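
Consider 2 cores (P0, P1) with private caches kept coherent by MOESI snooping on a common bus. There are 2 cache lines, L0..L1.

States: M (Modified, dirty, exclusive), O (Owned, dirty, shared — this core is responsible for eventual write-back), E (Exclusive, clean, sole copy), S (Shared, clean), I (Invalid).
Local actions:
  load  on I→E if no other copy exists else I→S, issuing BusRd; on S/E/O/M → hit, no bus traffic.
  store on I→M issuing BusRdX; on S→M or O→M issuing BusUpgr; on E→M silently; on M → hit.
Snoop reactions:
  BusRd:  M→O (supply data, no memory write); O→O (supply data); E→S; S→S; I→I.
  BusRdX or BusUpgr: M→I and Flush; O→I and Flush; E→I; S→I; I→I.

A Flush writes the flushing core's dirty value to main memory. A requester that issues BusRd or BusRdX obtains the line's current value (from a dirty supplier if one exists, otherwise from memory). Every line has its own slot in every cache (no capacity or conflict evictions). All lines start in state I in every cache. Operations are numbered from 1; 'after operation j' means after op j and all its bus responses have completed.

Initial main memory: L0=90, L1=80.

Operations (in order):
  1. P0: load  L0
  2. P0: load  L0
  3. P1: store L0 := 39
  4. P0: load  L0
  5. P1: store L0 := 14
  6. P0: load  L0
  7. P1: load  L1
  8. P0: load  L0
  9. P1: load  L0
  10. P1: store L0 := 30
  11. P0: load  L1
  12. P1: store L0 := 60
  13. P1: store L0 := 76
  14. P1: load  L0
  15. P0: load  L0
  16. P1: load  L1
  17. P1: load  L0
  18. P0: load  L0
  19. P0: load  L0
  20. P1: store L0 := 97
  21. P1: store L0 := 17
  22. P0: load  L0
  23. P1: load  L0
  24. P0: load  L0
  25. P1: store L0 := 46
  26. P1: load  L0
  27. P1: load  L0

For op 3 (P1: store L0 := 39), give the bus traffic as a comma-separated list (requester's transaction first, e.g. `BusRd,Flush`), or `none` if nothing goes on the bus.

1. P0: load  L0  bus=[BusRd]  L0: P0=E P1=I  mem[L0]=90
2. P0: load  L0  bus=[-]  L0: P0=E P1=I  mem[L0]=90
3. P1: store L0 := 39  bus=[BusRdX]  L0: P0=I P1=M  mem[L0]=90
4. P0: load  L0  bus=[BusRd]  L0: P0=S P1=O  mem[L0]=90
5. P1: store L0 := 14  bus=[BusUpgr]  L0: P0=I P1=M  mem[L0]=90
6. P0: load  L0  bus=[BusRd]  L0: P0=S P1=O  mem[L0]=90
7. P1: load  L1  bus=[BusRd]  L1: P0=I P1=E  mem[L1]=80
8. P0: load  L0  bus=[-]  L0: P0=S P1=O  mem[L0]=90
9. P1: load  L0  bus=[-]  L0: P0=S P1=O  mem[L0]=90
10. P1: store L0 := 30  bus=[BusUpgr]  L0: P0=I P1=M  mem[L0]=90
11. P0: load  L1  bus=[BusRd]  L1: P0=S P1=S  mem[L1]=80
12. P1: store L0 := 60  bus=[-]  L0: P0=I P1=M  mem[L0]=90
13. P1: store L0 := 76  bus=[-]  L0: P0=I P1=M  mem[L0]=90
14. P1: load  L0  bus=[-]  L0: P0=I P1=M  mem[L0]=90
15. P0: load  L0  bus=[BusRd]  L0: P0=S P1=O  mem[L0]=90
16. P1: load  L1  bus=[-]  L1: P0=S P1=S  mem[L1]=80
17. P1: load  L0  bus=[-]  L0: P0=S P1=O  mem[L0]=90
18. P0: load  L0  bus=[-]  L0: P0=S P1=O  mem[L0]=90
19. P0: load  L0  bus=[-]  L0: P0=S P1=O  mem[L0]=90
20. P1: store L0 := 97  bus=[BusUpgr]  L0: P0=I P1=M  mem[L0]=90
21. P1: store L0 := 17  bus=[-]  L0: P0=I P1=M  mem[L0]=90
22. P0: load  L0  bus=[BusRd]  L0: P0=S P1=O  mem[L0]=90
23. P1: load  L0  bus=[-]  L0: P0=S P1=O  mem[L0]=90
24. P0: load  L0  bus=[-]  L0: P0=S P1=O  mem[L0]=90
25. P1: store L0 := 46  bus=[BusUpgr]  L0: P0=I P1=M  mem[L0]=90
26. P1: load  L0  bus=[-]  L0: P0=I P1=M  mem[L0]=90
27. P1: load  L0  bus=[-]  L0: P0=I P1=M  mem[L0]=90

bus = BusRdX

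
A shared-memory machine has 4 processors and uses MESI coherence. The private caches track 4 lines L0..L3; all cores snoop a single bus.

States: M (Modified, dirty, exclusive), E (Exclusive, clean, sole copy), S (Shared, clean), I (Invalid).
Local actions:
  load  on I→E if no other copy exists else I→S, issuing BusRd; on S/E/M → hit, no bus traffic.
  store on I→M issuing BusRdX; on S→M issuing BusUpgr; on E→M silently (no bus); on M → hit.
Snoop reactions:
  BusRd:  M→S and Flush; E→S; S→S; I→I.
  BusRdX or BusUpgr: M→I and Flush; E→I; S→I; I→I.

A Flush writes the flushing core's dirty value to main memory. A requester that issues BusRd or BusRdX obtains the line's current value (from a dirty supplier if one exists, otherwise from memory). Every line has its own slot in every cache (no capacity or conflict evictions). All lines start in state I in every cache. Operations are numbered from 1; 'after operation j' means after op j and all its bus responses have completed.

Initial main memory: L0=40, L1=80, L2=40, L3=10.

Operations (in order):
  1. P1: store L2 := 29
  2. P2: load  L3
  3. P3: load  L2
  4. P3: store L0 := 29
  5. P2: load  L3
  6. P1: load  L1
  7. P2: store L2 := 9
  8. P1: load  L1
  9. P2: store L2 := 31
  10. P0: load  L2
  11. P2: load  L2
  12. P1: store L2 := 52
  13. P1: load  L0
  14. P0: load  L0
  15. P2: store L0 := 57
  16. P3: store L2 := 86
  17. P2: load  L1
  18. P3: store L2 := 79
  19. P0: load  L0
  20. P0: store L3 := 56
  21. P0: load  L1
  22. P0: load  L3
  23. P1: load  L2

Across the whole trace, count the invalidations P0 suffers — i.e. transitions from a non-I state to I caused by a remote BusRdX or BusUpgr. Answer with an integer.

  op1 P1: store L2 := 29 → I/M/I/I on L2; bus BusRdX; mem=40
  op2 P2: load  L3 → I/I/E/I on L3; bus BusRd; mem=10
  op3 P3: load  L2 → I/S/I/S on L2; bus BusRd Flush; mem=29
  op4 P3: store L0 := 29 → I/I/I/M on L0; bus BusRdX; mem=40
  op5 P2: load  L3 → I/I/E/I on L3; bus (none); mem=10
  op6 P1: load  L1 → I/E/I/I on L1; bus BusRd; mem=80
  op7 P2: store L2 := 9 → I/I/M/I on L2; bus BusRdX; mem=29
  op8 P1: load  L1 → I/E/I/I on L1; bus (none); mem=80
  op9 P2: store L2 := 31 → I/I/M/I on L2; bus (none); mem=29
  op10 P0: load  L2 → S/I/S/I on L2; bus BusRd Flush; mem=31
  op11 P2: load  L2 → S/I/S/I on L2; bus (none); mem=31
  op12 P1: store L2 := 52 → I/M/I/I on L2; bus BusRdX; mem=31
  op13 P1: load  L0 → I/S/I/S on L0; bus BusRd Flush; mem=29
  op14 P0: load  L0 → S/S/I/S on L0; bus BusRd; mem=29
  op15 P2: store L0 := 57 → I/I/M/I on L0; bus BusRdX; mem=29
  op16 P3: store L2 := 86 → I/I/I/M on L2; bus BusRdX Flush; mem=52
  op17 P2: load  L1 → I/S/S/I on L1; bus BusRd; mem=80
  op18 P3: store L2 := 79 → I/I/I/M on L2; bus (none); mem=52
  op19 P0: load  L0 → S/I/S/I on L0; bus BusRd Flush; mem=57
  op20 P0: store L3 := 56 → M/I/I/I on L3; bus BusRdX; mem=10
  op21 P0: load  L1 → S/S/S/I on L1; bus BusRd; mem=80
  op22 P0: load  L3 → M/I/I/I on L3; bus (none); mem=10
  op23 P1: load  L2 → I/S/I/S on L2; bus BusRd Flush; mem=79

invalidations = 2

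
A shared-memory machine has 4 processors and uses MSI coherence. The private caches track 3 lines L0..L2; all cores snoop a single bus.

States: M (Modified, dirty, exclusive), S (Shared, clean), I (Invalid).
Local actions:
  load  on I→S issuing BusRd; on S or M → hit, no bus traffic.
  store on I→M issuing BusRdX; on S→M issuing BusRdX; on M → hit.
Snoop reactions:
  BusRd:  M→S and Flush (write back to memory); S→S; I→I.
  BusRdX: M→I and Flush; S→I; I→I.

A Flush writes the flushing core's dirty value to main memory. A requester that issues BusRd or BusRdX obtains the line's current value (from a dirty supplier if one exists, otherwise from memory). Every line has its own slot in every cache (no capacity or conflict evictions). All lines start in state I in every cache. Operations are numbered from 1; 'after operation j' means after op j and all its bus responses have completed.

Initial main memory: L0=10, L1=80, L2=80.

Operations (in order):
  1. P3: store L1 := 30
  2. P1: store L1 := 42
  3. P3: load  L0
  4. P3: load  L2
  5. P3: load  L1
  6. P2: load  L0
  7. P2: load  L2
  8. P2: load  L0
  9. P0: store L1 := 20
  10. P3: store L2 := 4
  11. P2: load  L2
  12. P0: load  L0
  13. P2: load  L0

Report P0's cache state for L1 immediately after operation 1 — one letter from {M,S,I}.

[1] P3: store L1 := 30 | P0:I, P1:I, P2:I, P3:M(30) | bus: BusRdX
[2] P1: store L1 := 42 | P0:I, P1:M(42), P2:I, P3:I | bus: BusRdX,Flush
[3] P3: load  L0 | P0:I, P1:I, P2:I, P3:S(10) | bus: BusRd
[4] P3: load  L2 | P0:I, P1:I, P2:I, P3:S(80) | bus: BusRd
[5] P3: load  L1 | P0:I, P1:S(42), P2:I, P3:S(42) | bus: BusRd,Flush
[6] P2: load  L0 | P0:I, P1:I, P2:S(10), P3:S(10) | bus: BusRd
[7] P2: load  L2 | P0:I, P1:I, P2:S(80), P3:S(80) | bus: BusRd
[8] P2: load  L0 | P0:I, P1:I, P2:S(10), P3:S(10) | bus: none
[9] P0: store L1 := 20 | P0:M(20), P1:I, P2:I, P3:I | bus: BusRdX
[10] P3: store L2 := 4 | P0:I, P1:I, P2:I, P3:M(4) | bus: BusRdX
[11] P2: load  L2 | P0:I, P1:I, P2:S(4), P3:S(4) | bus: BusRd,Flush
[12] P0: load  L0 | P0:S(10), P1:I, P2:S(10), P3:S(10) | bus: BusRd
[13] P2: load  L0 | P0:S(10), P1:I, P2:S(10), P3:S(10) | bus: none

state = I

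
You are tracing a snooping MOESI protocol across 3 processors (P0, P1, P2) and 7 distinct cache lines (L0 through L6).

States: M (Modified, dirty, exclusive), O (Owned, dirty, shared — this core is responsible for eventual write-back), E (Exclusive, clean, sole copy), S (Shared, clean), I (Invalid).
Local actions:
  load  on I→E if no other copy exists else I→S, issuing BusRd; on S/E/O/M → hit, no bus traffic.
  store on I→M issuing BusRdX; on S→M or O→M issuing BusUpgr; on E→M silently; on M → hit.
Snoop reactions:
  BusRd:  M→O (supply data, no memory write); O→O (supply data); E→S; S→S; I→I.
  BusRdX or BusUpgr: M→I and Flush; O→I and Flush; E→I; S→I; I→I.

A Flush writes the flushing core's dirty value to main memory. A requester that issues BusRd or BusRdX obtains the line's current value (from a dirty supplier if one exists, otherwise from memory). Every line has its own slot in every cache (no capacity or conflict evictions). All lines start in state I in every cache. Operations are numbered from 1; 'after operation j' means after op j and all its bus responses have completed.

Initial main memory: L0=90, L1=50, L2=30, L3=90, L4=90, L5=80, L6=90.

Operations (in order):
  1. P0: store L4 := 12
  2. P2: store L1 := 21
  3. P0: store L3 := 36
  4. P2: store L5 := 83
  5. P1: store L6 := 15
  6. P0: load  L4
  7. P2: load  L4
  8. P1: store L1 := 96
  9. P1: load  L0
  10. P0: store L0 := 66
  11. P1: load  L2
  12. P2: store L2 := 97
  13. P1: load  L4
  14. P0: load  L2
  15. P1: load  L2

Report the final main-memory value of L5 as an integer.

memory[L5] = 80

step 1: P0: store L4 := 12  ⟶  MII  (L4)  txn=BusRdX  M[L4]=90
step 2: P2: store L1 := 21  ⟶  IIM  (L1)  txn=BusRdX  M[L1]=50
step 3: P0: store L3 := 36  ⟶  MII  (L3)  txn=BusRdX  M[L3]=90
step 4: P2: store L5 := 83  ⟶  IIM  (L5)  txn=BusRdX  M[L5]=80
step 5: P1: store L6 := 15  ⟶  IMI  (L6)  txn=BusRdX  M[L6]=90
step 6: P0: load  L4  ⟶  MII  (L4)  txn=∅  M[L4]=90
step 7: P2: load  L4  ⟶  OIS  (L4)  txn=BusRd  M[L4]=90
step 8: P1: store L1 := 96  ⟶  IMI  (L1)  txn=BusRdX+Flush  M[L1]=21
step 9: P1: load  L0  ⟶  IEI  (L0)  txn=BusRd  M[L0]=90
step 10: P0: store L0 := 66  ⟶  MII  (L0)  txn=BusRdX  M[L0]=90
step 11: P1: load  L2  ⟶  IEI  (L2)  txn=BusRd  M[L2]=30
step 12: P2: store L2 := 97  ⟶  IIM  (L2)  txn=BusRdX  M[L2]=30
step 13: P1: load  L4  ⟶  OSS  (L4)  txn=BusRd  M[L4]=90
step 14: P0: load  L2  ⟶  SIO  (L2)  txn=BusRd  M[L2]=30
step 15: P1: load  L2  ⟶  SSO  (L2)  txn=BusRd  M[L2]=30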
----------
Among the entries, how many lines carry "Modified"? Reply with a number and nothing else.

4